EXERCISE:
What do the lines say from the one containing "compute Kendall's tau_b" to the end of the records? Restate them word for word, and only those.

Collected data entries:
• • •
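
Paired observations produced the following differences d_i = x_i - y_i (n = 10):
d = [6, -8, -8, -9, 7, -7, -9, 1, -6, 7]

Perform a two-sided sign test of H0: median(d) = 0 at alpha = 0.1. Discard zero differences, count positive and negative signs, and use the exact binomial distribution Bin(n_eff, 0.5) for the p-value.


Step 1: Discard zero differences. Original n = 10; n_eff = number of nonzero differences = 10.
Nonzero differences (with sign): +6, -8, -8, -9, +7, -7, -9, +1, -6, +7
Step 2: Count signs: positive = 4, negative = 6.
Step 3: Under H0: P(positive) = 0.5, so the number of positives S ~ Bin(10, 0.5).
Step 4: Two-sided exact p-value = sum of Bin(10,0.5) probabilities at or below the observed probability = 0.753906.
Step 5: alpha = 0.1. fail to reject H0.

n_eff = 10, pos = 4, neg = 6, p = 0.753906, fail to reject H0.


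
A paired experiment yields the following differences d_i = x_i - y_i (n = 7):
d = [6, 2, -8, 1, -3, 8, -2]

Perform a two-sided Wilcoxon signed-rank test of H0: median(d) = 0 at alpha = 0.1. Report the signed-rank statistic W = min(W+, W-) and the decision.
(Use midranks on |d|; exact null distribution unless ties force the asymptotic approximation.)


Step 1: Drop any zero differences (none here) and take |d_i|.
|d| = [6, 2, 8, 1, 3, 8, 2]
Step 2: Midrank |d_i| (ties get averaged ranks).
ranks: |6|->5, |2|->2.5, |8|->6.5, |1|->1, |3|->4, |8|->6.5, |2|->2.5
Step 3: Attach original signs; sum ranks with positive sign and with negative sign.
W+ = 5 + 2.5 + 1 + 6.5 = 15
W- = 6.5 + 4 + 2.5 = 13
(Check: W+ + W- = 28 should equal n(n+1)/2 = 28.)
Step 4: Test statistic W = min(W+, W-) = 13.
Step 5: Ties in |d|, so use the tie-corrected normal approximation.
        E[W] = n(n+1)/4 = 7*8/4 = 14.
        Tie groups: |d|=2 (t=2), |d|=8 (t=2); sum(t^3 - t) = 12.
        Var[W] = n(n+1)(2n+1)/24 - sum(t^3-t)/48 = 840/24 - 12/48 = 34.75.
        z = (W - E[W]) / sqrt(Var[W]) = (13 - 14) / 5.8949 = -0.1696.
        Two-sided p = 2*Phi(z) = 0.865295.
Step 6: alpha = 0.1. fail to reject H0.

W+ = 15, W- = 13, W = min = 13, p = 0.865295, fail to reject H0.


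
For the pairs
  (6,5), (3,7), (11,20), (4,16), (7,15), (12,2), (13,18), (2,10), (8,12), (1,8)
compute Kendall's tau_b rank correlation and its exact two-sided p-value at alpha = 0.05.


Step 1: Enumerate the 45 unordered pairs (i,j) with i<j and classify each by sign(x_j-x_i) * sign(y_j-y_i).
  (1,2):dx=-3,dy=+2->D; (1,3):dx=+5,dy=+15->C; (1,4):dx=-2,dy=+11->D; (1,5):dx=+1,dy=+10->C
  (1,6):dx=+6,dy=-3->D; (1,7):dx=+7,dy=+13->C; (1,8):dx=-4,dy=+5->D; (1,9):dx=+2,dy=+7->C
  (1,10):dx=-5,dy=+3->D; (2,3):dx=+8,dy=+13->C; (2,4):dx=+1,dy=+9->C; (2,5):dx=+4,dy=+8->C
  (2,6):dx=+9,dy=-5->D; (2,7):dx=+10,dy=+11->C; (2,8):dx=-1,dy=+3->D; (2,9):dx=+5,dy=+5->C
  (2,10):dx=-2,dy=+1->D; (3,4):dx=-7,dy=-4->C; (3,5):dx=-4,dy=-5->C; (3,6):dx=+1,dy=-18->D
  (3,7):dx=+2,dy=-2->D; (3,8):dx=-9,dy=-10->C; (3,9):dx=-3,dy=-8->C; (3,10):dx=-10,dy=-12->C
  (4,5):dx=+3,dy=-1->D; (4,6):dx=+8,dy=-14->D; (4,7):dx=+9,dy=+2->C; (4,8):dx=-2,dy=-6->C
  (4,9):dx=+4,dy=-4->D; (4,10):dx=-3,dy=-8->C; (5,6):dx=+5,dy=-13->D; (5,7):dx=+6,dy=+3->C
  (5,8):dx=-5,dy=-5->C; (5,9):dx=+1,dy=-3->D; (5,10):dx=-6,dy=-7->C; (6,7):dx=+1,dy=+16->C
  (6,8):dx=-10,dy=+8->D; (6,9):dx=-4,dy=+10->D; (6,10):dx=-11,dy=+6->D; (7,8):dx=-11,dy=-8->C
  (7,9):dx=-5,dy=-6->C; (7,10):dx=-12,dy=-10->C; (8,9):dx=+6,dy=+2->C; (8,10):dx=-1,dy=-2->C
  (9,10):dx=-7,dy=-4->C
Step 2: C = 27, D = 18, total pairs = 45.
Step 3: tau = (C - D)/(n(n-1)/2) = (27 - 18)/45 = 0.200000.
Step 4: Exact two-sided p-value (enumerate n! = 3628800 permutations of y under H0): p = 0.484313.
Step 5: alpha = 0.05. fail to reject H0.

tau_b = 0.2000 (C=27, D=18), p = 0.484313, fail to reject H0.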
• • •
RESPONSE TO THE EXERCISE:
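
compute Kendall's tau_b rank correlation and its exact two-sided p-value at alpha = 0.05.


Step 1: Enumerate the 45 unordered pairs (i,j) with i<j and classify each by sign(x_j-x_i) * sign(y_j-y_i).
  (1,2):dx=-3,dy=+2->D; (1,3):dx=+5,dy=+15->C; (1,4):dx=-2,dy=+11->D; (1,5):dx=+1,dy=+10->C
  (1,6):dx=+6,dy=-3->D; (1,7):dx=+7,dy=+13->C; (1,8):dx=-4,dy=+5->D; (1,9):dx=+2,dy=+7->C
  (1,10):dx=-5,dy=+3->D; (2,3):dx=+8,dy=+13->C; (2,4):dx=+1,dy=+9->C; (2,5):dx=+4,dy=+8->C
  (2,6):dx=+9,dy=-5->D; (2,7):dx=+10,dy=+11->C; (2,8):dx=-1,dy=+3->D; (2,9):dx=+5,dy=+5->C
  (2,10):dx=-2,dy=+1->D; (3,4):dx=-7,dy=-4->C; (3,5):dx=-4,dy=-5->C; (3,6):dx=+1,dy=-18->D
  (3,7):dx=+2,dy=-2->D; (3,8):dx=-9,dy=-10->C; (3,9):dx=-3,dy=-8->C; (3,10):dx=-10,dy=-12->C
  (4,5):dx=+3,dy=-1->D; (4,6):dx=+8,dy=-14->D; (4,7):dx=+9,dy=+2->C; (4,8):dx=-2,dy=-6->C
  (4,9):dx=+4,dy=-4->D; (4,10):dx=-3,dy=-8->C; (5,6):dx=+5,dy=-13->D; (5,7):dx=+6,dy=+3->C
  (5,8):dx=-5,dy=-5->C; (5,9):dx=+1,dy=-3->D; (5,10):dx=-6,dy=-7->C; (6,7):dx=+1,dy=+16->C
  (6,8):dx=-10,dy=+8->D; (6,9):dx=-4,dy=+10->D; (6,10):dx=-11,dy=+6->D; (7,8):dx=-11,dy=-8->C
  (7,9):dx=-5,dy=-6->C; (7,10):dx=-12,dy=-10->C; (8,9):dx=+6,dy=+2->C; (8,10):dx=-1,dy=-2->C
  (9,10):dx=-7,dy=-4->C
Step 2: C = 27, D = 18, total pairs = 45.
Step 3: tau = (C - D)/(n(n-1)/2) = (27 - 18)/45 = 0.200000.
Step 4: Exact two-sided p-value (enumerate n! = 3628800 permutations of y under H0): p = 0.484313.
Step 5: alpha = 0.05. fail to reject H0.

tau_b = 0.2000 (C=27, D=18), p = 0.484313, fail to reject H0.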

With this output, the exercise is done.